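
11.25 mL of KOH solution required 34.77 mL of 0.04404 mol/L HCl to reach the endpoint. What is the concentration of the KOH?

n(HCl) delivered = 0.04404 x 0.03477 = 0.001531 mol.
For a 1:1 reaction, n(KOH) = 0.001531 mol.
[KOH] = 0.001531 mol / 0.01125 L = 0.136 M.

0.136 M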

=-=-=

What to produce:
Output the lines above verbatim and in full.

Output below:
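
11.25 mL of KOH solution required 34.77 mL of 0.04404 mol/L HCl to reach the endpoint. What is the concentration of the KOH?

n(HCl) delivered = 0.04404 x 0.03477 = 0.001531 mol.
For a 1:1 reaction, n(KOH) = 0.001531 mol.
[KOH] = 0.001531 mol / 0.01125 L = 0.136 M.

0.136 M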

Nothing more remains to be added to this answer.